● REQUIREMENT
This exercise calls for every record to be set down again, exactly and in full.
[[ DATA open ]]
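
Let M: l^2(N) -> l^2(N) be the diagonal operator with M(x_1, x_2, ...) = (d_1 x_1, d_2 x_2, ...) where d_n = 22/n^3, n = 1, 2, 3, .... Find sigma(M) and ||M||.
sigma(M) = {22/n^3 : n ≥ 1} ∪ {0}; ||M|| = 22

A bounded diagonal operator on l^2 with diagonal entries d_n has spectrum equal to the closure of {d_n : n ≥ 1}: every d_n is an eigenvalue (with eigenvector e_n), so {d_n} ⊂ sigma(M); the spectrum is closed, so its closure is too; and for lambda not in the closure, (M - lambda I) has bounded inverse (the diagonal entries 1/(d_n - lambda) are bounded). For our sequence d_n = 22/n^3, n = 1, 2, 3, ...:
  - {d_n} = {22/n^3 : n ≥ 1}; the only limit point is 0
  - closure = {22/n^3 : n ≥ 1} ∪ {0}
For the norm: a diagonal operator has ||M|| = sup_n |d_n|. Here d_n = 22/n^3 is positive and decreasing, so sup_n |d_n| = d_1 = 22. So ||M|| = 22.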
[[ DATA closed ]]
● SOLUTION BELOW
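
Let M: l^2(N) -> l^2(N) be the diagonal operator with M(x_1, x_2, ...) = (d_1 x_1, d_2 x_2, ...) where d_n = 22/n^3, n = 1, 2, 3, .... Find sigma(M) and ||M||.
sigma(M) = {22/n^3 : n ≥ 1} ∪ {0}; ||M|| = 22

A bounded diagonal operator on l^2 with diagonal entries d_n has spectrum equal to the closure of {d_n : n ≥ 1}: every d_n is an eigenvalue (with eigenvector e_n), so {d_n} ⊂ sigma(M); the spectrum is closed, so its closure is too; and for lambda not in the closure, (M - lambda I) has bounded inverse (the diagonal entries 1/(d_n - lambda) are bounded). For our sequence d_n = 22/n^3, n = 1, 2, 3, ...:
  - {d_n} = {22/n^3 : n ≥ 1}; the only limit point is 0
  - closure = {22/n^3 : n ≥ 1} ∪ {0}
For the norm: a diagonal operator has ||M|| = sup_n |d_n|. Here d_n = 22/n^3 is positive and decreasing, so sup_n |d_n| = d_1 = 22. So ||M|| = 22.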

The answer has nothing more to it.